> _WORK ITEM_: Find the line with "Array elements are" in the entries below. Repeat it, every following line, and the line with "An antenna sees sky temperature T_sky = 164.28", exactly and with nothing added.

——————

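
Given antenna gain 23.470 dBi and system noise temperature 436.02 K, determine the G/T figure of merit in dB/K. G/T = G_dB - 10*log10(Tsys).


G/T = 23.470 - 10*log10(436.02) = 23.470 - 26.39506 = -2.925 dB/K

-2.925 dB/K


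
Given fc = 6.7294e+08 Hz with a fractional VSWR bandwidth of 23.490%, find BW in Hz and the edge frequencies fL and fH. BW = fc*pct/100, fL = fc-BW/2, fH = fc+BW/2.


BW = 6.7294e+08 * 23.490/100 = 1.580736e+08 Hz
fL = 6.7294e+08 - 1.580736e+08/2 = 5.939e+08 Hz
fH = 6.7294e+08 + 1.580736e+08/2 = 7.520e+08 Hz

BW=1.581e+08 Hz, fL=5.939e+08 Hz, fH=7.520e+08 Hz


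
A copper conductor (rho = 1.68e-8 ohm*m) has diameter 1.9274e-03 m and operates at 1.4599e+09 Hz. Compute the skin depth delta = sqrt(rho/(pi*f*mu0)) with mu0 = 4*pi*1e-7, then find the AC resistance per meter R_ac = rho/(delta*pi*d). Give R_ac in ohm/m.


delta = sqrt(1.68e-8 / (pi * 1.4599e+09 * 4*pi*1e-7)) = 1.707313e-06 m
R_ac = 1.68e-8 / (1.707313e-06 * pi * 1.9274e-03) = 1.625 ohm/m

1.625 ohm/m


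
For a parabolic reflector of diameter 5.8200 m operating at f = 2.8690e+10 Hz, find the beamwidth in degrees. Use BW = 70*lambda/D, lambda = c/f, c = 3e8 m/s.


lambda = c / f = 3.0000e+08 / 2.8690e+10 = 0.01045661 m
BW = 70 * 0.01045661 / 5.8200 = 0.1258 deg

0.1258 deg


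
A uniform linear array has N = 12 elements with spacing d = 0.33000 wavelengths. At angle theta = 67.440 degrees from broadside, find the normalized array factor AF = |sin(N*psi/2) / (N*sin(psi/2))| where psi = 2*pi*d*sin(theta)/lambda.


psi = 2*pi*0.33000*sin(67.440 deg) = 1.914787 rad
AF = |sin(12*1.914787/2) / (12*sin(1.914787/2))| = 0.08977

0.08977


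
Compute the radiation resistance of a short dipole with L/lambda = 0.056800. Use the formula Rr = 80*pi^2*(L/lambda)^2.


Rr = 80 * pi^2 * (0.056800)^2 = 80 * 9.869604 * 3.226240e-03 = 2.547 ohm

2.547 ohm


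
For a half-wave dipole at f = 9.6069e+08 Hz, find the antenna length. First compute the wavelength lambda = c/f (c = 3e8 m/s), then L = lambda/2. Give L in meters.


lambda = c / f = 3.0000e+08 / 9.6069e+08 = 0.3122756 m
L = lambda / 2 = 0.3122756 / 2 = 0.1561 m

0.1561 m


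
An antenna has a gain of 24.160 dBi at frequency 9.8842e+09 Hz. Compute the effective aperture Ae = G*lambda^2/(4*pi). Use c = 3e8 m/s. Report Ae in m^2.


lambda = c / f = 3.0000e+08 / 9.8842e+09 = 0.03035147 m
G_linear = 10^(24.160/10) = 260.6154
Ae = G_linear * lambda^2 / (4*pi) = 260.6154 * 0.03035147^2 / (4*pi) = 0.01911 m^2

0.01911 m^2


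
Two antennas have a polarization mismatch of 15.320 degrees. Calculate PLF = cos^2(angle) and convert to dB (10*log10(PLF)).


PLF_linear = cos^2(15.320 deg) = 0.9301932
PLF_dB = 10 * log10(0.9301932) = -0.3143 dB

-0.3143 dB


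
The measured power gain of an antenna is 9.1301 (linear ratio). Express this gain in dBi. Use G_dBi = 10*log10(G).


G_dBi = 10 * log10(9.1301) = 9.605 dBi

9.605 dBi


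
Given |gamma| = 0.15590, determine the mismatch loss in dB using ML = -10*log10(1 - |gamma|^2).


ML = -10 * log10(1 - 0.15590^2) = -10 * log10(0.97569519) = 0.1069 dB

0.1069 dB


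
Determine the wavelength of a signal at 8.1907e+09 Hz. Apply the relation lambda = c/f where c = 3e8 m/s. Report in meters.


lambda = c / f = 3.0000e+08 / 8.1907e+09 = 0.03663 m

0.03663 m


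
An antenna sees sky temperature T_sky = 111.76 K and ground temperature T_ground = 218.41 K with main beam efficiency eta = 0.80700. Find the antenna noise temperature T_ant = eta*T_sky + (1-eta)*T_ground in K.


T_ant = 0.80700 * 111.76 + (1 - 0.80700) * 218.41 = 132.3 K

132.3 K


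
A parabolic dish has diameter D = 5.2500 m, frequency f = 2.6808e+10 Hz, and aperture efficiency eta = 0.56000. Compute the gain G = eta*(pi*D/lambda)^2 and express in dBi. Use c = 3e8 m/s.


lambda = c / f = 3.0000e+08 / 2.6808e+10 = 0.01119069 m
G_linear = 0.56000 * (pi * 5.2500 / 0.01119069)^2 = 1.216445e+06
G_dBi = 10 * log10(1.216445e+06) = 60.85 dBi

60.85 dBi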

——————

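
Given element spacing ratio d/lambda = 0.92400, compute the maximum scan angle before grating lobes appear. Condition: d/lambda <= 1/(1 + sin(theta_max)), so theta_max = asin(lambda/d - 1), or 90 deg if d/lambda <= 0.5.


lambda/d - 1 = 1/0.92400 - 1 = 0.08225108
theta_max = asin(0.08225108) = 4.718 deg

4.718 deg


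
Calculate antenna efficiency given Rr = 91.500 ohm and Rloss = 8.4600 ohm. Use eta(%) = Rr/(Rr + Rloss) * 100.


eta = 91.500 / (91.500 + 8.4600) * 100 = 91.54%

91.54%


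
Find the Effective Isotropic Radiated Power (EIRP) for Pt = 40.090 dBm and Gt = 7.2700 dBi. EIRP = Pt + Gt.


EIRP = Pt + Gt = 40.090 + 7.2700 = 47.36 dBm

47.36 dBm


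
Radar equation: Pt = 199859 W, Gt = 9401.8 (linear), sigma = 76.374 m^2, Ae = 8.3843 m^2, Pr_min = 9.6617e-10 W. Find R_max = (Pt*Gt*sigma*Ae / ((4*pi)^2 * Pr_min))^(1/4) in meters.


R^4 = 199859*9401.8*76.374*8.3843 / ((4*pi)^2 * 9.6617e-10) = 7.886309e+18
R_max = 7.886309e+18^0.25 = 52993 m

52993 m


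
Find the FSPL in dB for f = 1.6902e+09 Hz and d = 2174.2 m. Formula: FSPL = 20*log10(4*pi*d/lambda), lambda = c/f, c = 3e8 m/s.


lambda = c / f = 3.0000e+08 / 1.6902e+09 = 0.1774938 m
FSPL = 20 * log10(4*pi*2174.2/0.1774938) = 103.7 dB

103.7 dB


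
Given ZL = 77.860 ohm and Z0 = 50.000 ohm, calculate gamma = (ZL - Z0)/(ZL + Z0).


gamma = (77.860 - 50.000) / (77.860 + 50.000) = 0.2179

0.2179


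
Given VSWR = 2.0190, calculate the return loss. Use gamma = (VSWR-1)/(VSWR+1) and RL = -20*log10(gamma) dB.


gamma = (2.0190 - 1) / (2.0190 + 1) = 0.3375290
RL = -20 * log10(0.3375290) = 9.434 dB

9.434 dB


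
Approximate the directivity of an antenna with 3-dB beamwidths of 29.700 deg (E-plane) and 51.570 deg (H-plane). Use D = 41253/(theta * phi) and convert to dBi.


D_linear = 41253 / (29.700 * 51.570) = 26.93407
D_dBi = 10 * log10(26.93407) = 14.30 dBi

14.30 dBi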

——————

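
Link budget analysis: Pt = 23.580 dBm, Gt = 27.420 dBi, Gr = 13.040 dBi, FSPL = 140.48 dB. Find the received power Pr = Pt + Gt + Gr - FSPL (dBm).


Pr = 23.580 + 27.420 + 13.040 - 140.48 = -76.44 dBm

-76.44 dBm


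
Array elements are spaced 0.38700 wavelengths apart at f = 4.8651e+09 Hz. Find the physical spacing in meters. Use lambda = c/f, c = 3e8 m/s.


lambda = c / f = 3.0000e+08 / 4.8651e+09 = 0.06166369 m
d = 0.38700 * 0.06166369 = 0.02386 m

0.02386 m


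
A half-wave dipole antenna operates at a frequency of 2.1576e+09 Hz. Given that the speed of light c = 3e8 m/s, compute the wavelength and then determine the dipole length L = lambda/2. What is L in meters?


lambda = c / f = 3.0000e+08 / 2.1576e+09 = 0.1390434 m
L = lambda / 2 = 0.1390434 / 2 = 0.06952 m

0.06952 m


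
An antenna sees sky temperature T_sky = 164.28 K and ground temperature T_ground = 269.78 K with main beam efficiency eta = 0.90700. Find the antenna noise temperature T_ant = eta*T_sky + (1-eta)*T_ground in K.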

——————

> _THE COMPLETED TASK_:
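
Array elements are spaced 0.38700 wavelengths apart at f = 4.8651e+09 Hz. Find the physical spacing in meters. Use lambda = c/f, c = 3e8 m/s.


lambda = c / f = 3.0000e+08 / 4.8651e+09 = 0.06166369 m
d = 0.38700 * 0.06166369 = 0.02386 m

0.02386 m


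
A half-wave dipole antenna operates at a frequency of 2.1576e+09 Hz. Given that the speed of light c = 3e8 m/s, compute the wavelength and then determine the dipole length L = lambda/2. What is L in meters?


lambda = c / f = 3.0000e+08 / 2.1576e+09 = 0.1390434 m
L = lambda / 2 = 0.1390434 / 2 = 0.06952 m

0.06952 m


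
An antenna sees sky temperature T_sky = 164.28 K and ground temperature T_ground = 269.78 K with main beam efficiency eta = 0.90700. Find the antenna noise temperature T_ant = eta*T_sky + (1-eta)*T_ground in K.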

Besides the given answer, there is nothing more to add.